| Excerpted data |
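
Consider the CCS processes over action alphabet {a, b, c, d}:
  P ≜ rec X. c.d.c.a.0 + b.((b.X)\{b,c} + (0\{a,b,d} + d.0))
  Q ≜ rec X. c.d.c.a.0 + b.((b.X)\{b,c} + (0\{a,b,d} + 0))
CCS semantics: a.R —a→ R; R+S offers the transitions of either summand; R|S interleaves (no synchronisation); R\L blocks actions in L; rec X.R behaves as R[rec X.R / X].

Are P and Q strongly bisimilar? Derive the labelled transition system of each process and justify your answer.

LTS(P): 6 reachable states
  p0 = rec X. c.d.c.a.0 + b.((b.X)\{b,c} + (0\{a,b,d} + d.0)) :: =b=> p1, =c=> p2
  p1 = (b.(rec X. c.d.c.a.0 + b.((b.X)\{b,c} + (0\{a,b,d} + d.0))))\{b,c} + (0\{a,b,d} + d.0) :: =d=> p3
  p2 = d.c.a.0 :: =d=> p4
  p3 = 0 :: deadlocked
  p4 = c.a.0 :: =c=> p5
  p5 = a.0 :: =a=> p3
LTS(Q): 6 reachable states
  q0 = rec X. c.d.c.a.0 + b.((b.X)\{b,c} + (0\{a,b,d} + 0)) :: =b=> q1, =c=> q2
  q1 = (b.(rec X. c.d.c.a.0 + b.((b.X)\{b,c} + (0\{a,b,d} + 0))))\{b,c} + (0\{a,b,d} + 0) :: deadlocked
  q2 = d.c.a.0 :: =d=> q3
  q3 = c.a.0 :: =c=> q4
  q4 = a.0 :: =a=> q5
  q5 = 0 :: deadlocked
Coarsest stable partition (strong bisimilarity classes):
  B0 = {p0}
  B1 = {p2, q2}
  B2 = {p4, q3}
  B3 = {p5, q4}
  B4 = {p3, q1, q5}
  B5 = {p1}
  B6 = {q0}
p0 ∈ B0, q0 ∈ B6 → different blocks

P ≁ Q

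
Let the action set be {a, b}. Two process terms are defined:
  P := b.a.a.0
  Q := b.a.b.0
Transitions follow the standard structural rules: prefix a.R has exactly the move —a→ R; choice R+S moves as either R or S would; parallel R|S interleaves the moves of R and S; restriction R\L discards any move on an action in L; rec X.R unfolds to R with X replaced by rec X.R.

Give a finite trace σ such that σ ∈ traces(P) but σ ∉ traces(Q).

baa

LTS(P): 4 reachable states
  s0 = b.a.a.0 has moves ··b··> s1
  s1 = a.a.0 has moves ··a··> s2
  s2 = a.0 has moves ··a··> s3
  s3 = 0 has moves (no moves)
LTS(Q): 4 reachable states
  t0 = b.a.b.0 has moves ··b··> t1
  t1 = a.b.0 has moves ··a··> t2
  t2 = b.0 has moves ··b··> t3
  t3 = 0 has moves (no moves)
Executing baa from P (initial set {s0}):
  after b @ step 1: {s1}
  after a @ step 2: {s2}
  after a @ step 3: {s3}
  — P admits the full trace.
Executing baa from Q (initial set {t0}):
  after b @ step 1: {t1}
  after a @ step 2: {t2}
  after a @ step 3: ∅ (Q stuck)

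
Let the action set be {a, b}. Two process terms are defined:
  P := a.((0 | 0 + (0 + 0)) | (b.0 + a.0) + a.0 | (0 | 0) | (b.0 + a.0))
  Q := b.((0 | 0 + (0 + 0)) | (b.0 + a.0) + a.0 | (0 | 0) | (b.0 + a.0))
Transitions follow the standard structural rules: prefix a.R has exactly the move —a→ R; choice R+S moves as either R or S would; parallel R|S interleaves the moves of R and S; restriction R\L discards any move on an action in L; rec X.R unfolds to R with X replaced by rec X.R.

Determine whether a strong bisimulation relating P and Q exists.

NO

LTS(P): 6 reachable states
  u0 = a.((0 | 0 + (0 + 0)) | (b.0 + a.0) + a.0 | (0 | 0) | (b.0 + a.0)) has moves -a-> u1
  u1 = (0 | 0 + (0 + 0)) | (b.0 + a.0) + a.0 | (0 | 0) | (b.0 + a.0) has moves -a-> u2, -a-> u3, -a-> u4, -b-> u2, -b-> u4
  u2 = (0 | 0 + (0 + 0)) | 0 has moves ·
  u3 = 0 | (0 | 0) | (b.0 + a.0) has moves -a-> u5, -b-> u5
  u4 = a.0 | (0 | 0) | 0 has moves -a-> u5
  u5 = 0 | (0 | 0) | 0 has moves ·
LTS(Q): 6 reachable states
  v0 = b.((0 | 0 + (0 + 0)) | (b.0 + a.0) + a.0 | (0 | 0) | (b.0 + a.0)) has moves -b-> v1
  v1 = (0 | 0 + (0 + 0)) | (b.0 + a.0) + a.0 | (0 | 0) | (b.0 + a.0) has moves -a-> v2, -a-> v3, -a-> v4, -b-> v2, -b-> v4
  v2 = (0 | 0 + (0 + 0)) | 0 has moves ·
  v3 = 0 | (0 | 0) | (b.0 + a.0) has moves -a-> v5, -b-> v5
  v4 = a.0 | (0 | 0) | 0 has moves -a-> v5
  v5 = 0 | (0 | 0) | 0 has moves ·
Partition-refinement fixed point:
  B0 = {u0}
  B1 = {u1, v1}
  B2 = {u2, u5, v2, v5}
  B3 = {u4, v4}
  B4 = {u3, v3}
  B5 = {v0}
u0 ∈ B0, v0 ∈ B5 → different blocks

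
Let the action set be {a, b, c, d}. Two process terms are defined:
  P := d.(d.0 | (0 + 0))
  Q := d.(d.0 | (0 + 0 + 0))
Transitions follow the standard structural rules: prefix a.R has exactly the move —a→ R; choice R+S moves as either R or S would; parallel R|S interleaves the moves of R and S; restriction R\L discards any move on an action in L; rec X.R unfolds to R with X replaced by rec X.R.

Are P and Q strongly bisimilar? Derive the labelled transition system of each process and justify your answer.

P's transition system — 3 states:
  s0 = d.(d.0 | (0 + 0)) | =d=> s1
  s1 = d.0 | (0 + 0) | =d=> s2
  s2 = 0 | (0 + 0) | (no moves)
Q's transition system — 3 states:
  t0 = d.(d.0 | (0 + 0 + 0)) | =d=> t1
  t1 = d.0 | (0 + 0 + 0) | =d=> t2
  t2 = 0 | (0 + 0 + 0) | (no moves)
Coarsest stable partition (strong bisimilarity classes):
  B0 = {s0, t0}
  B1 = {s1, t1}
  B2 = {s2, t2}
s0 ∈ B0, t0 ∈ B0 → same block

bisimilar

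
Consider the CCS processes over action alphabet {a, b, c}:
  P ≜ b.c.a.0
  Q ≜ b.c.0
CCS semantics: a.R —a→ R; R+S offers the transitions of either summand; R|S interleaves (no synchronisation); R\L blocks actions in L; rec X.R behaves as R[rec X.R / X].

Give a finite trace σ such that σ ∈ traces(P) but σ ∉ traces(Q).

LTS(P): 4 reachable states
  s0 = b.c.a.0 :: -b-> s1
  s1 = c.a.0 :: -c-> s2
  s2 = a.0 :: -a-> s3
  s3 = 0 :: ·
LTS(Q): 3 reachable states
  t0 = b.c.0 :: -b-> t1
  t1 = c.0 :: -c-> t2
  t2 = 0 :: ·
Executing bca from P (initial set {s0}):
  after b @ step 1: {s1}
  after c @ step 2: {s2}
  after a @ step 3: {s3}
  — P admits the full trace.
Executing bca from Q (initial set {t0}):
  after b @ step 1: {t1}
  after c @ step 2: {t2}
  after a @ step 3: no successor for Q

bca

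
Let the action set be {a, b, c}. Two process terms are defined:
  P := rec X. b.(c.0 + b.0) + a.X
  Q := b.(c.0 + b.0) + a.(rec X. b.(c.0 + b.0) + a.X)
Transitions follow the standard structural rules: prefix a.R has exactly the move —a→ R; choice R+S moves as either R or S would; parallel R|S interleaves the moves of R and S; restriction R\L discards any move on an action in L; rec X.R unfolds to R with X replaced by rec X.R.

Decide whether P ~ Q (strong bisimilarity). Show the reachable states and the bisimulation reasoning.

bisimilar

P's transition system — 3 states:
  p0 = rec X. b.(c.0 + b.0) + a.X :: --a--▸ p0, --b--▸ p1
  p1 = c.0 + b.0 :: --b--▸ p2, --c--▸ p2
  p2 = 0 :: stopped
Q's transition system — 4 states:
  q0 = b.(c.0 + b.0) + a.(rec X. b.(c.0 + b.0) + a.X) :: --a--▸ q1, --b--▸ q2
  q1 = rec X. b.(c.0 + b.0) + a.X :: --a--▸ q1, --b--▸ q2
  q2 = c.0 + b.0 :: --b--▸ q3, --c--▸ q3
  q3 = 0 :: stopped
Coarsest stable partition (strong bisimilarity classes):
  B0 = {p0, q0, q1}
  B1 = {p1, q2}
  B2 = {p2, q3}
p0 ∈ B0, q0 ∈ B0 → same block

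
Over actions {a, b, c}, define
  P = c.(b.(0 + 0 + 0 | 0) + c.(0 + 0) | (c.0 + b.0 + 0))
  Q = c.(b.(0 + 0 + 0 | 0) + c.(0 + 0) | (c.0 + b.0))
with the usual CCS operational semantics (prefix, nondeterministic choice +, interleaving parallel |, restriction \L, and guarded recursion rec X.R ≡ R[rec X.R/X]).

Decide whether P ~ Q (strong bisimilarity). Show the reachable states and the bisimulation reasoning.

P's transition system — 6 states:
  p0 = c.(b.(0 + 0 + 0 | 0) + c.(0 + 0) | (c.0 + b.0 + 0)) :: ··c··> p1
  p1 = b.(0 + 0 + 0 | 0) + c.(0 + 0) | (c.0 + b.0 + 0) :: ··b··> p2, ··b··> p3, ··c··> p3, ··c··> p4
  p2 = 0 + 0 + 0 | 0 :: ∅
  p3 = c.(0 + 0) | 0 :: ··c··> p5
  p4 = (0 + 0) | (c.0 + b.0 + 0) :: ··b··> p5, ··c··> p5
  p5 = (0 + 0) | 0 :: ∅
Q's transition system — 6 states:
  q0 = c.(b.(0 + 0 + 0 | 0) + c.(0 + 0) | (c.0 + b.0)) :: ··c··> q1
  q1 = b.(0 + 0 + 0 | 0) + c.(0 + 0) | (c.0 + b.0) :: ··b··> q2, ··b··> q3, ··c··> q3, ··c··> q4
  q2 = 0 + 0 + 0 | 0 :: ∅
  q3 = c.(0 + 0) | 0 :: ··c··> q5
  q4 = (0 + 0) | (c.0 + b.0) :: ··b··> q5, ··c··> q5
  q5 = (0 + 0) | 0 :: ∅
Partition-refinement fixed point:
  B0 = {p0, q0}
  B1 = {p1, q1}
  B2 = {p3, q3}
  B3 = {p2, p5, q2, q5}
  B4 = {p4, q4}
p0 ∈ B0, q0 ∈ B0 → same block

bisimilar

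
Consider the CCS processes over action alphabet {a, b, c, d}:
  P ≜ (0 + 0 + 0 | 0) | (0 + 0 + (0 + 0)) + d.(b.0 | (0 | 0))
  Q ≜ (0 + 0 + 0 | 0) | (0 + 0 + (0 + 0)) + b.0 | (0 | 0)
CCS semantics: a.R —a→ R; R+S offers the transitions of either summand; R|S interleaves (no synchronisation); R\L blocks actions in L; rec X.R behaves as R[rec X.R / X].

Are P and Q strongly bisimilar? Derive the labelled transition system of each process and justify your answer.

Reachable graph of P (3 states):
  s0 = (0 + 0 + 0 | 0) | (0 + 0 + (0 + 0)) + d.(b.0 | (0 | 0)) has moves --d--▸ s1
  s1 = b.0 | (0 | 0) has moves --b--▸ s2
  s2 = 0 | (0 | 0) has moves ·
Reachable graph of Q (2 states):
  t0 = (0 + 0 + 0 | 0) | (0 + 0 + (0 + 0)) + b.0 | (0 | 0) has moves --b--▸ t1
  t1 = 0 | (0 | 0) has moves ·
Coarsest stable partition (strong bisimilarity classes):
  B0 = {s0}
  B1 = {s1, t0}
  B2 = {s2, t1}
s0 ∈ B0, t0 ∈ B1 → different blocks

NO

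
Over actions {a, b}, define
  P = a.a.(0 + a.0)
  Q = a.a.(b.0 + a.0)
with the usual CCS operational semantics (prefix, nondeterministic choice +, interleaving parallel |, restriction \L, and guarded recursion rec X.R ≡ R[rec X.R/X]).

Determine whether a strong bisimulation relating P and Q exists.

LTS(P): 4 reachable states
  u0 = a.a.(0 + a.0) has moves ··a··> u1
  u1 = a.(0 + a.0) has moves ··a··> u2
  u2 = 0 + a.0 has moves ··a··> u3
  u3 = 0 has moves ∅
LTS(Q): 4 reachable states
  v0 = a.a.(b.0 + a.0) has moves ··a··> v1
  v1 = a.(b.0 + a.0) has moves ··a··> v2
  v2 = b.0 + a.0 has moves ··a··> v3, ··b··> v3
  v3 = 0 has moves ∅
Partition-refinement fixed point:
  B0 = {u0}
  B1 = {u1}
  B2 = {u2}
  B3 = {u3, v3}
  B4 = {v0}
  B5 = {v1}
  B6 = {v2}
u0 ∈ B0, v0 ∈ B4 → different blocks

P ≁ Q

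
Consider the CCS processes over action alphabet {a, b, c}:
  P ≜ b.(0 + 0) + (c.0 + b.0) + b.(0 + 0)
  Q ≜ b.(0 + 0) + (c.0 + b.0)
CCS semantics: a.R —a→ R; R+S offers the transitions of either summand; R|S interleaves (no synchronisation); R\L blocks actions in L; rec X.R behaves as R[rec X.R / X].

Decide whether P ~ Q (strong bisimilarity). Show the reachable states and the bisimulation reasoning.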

| Work task |
Please restate word for word the lines of the material above, beginning with the one that holds "Q ≜ b.(0 + 0) + (c.0 + b.0)" and ending with the last.

| Written response |
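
  Q ≜ b.(0 + 0) + (c.0 + b.0)
CCS semantics: a.R —a→ R; R+S offers the transitions of either summand; R|S interleaves (no synchronisation); R\L blocks actions in L; rec X.R behaves as R[rec X.R / X].

Decide whether P ~ Q (strong bisimilarity). Show the reachable states and the bisimulation reasoning.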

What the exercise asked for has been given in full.